- _What you are asked to do_
Write out the data once more, exactly as it reads.

Segment Open

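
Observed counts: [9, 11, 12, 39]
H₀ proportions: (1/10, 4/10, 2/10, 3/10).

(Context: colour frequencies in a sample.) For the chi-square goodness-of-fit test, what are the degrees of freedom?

df = k − 1 = 4 − 1 = 3

degrees of freedom = 3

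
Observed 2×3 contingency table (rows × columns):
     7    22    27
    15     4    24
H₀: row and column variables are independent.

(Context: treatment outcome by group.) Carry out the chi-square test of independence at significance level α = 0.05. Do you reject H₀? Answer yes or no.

Row totals [56, 43], col totals [22, 26, 51], n=99
χ² = (7−12.44)²/12.44 + (22−14.71)²/14.71 + (27−28.85)²/28.85 + (15−9.56)²/9.56 + (4−11.29)²/11.29 + (24−22.15)²/22.15 = 14.0829
df = 2
p-value (upper-tail) = 0.00087
At α=0.05: p < α → reject H₀

reject H₀: yes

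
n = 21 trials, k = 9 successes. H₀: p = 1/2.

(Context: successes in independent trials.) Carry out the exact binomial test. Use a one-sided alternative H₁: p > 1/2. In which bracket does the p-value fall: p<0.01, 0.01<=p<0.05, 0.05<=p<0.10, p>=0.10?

Exact binomial: n=21, k=9, p₀=1/2=0.5000
P(X≥9) from Σ C(n,i)·p₀^i·(1−p₀)^(n−i)
p-value (one-sided, H₁ greater) = 0.80834
→ bracket: p>=0.10

p-value bracket: p>=0.10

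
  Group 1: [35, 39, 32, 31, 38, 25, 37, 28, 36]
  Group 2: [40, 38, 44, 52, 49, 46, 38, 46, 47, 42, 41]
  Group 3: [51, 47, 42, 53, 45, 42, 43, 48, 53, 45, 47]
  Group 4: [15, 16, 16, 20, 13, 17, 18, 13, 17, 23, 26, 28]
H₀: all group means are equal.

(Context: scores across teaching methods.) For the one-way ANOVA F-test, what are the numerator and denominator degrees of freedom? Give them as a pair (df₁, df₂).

degrees of freedom = [3, 39]

k = 4 groups, N = 43 total
df = (k−1, N−k) = (4−1, 43−4) = (3, 39)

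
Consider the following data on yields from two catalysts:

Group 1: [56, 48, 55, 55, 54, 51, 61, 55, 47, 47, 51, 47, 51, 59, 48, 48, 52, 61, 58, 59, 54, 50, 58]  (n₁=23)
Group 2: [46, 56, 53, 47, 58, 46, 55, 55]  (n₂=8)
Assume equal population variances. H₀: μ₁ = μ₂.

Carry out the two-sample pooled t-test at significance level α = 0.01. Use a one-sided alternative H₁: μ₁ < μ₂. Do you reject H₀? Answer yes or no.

x̄₁=53.261, s₁=4.654, n₁=23
x̄₂=52.000, s₂=4.899, n₂=8
s_p² = [22·4.654² + 7·4.899²]/29 = 22.2219
SE = √(s_p²·(1/23+1/8)) = 1.9349
t = (53.261−52.000)/1.9349 = 0.6516
df = 29
p-value (one-sided, H₁ less) = 0.74012
At α=0.01: p ≥ α → fail to reject H₀

reject H₀: no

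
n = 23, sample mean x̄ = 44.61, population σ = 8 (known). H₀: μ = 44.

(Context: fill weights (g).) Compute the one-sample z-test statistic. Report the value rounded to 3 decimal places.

test statistic = 0.366

SE = σ/√n = 8/√23 = 1.6681
z = (x̄−μ₀)/SE = (44.61−44)/1.6681 = 0.3657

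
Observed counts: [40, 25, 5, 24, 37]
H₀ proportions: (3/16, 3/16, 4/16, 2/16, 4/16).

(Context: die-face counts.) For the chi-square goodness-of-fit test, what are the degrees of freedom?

degrees of freedom = 4

df = k − 1 = 5 − 1 = 4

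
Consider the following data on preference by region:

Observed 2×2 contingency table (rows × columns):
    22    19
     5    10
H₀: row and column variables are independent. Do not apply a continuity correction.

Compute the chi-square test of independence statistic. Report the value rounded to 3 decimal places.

Row totals [41, 15], col totals [27, 29], n=56
χ² = (22−19.77)²/19.77 + (19−21.23)²/21.23 + (5−7.23)²/7.23 + (10−7.77)²/7.77 = 1.8171
df = 1

test statistic = 1.817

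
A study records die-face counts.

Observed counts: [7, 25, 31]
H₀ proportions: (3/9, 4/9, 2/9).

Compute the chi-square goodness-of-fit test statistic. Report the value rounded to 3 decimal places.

test statistic = 30.298

n = 63; E_i = n·p_i = [21.00, 28.00, 14.00]
χ² = (7−21.00)²/21.00 + (25−28.00)²/28.00 + (31−14.00)²/14.00 = 30.2976
df = 2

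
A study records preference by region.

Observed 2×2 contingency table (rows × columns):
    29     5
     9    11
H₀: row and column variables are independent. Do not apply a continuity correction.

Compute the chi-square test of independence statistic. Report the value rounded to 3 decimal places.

test statistic = 9.806

Row totals [34, 20], col totals [38, 16], n=54
χ² = (29−23.93)²/23.93 + (5−10.07)²/10.07 + (9−14.07)²/14.07 + (11−5.93)²/5.93 = 9.8058
df = 1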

Segment Closed

- _Solution for this task_
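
Observed counts: [9, 11, 12, 39]
H₀ proportions: (1/10, 4/10, 2/10, 3/10).

(Context: colour frequencies in a sample.) For the chi-square goodness-of-fit test, what are the degrees of freedom?

df = k − 1 = 4 − 1 = 3

degrees of freedom = 3

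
Observed 2×3 contingency table (rows × columns):
     7    22    27
    15     4    24
H₀: row and column variables are independent.

(Context: treatment outcome by group.) Carry out the chi-square test of independence at significance level α = 0.05. Do you reject H₀? Answer yes or no.

Row totals [56, 43], col totals [22, 26, 51], n=99
χ² = (7−12.44)²/12.44 + (22−14.71)²/14.71 + (27−28.85)²/28.85 + (15−9.56)²/9.56 + (4−11.29)²/11.29 + (24−22.15)²/22.15 = 14.0829
df = 2
p-value (upper-tail) = 0.00087
At α=0.05: p < α → reject H₀

reject H₀: yes

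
n = 21 trials, k = 9 successes. H₀: p = 1/2.

(Context: successes in independent trials.) Carry out the exact binomial test. Use a one-sided alternative H₁: p > 1/2. In which bracket does the p-value fall: p<0.01, 0.01<=p<0.05, 0.05<=p<0.10, p>=0.10?

Exact binomial: n=21, k=9, p₀=1/2=0.5000
P(X≥9) from Σ C(n,i)·p₀^i·(1−p₀)^(n−i)
p-value (one-sided, H₁ greater) = 0.80834
→ bracket: p>=0.10

p-value bracket: p>=0.10

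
  Group 1: [35, 39, 32, 31, 38, 25, 37, 28, 36]
  Group 2: [40, 38, 44, 52, 49, 46, 38, 46, 47, 42, 41]
  Group 3: [51, 47, 42, 53, 45, 42, 43, 48, 53, 45, 47]
  Group 4: [15, 16, 16, 20, 13, 17, 18, 13, 17, 23, 26, 28]
H₀: all group means are equal.

(Context: scores across teaching methods.) For the one-way ANOVA F-test, what are the numerator and denominator degrees of freedom? Give them as a pair (df₁, df₂).

degrees of freedom = [3, 39]

k = 4 groups, N = 43 total
df = (k−1, N−k) = (4−1, 43−4) = (3, 39)

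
Consider the following data on yields from two catalysts:

Group 1: [56, 48, 55, 55, 54, 51, 61, 55, 47, 47, 51, 47, 51, 59, 48, 48, 52, 61, 58, 59, 54, 50, 58]  (n₁=23)
Group 2: [46, 56, 53, 47, 58, 46, 55, 55]  (n₂=8)
Assume equal population variances. H₀: μ₁ = μ₂.

Carry out the two-sample pooled t-test at significance level α = 0.01. Use a one-sided alternative H₁: μ₁ < μ₂. Do you reject H₀? Answer yes or no.

x̄₁=53.261, s₁=4.654, n₁=23
x̄₂=52.000, s₂=4.899, n₂=8
s_p² = [22·4.654² + 7·4.899²]/29 = 22.2219
SE = √(s_p²·(1/23+1/8)) = 1.9349
t = (53.261−52.000)/1.9349 = 0.6516
df = 29
p-value (one-sided, H₁ less) = 0.74012
At α=0.01: p ≥ α → fail to reject H₀

reject H₀: no

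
n = 23, sample mean x̄ = 44.61, population σ = 8 (known). H₀: μ = 44.

(Context: fill weights (g).) Compute the one-sample z-test statistic. Report the value rounded to 3 decimal places.

test statistic = 0.366

SE = σ/√n = 8/√23 = 1.6681
z = (x̄−μ₀)/SE = (44.61−44)/1.6681 = 0.3657

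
Observed counts: [40, 25, 5, 24, 37]
H₀ proportions: (3/16, 3/16, 4/16, 2/16, 4/16).

(Context: die-face counts.) For the chi-square goodness-of-fit test, what are the degrees of freedom?

degrees of freedom = 4

df = k − 1 = 5 − 1 = 4

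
Consider the following data on preference by region:

Observed 2×2 contingency table (rows × columns):
    22    19
     5    10
H₀: row and column variables are independent. Do not apply a continuity correction.

Compute the chi-square test of independence statistic. Report the value rounded to 3 decimal places.

Row totals [41, 15], col totals [27, 29], n=56
χ² = (22−19.77)²/19.77 + (19−21.23)²/21.23 + (5−7.23)²/7.23 + (10−7.77)²/7.77 = 1.8171
df = 1

test statistic = 1.817

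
A study records die-face counts.

Observed counts: [7, 25, 31]
H₀ proportions: (3/9, 4/9, 2/9).

Compute the chi-square goodness-of-fit test statistic. Report the value rounded to 3 decimal places.

test statistic = 30.298

n = 63; E_i = n·p_i = [21.00, 28.00, 14.00]
χ² = (7−21.00)²/21.00 + (25−28.00)²/28.00 + (31−14.00)²/14.00 = 30.2976
df = 2

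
A study records preference by region.

Observed 2×2 contingency table (rows × columns):
    29     5
     9    11
H₀: row and column variables are independent. Do not apply a continuity correction.

Compute the chi-square test of independence statistic. Report the value rounded to 3 decimal places.

test statistic = 9.806

Row totals [34, 20], col totals [38, 16], n=54
χ² = (29−23.93)²/23.93 + (5−10.07)²/10.07 + (9−14.07)²/14.07 + (11−5.93)²/5.93 = 9.8058
df = 1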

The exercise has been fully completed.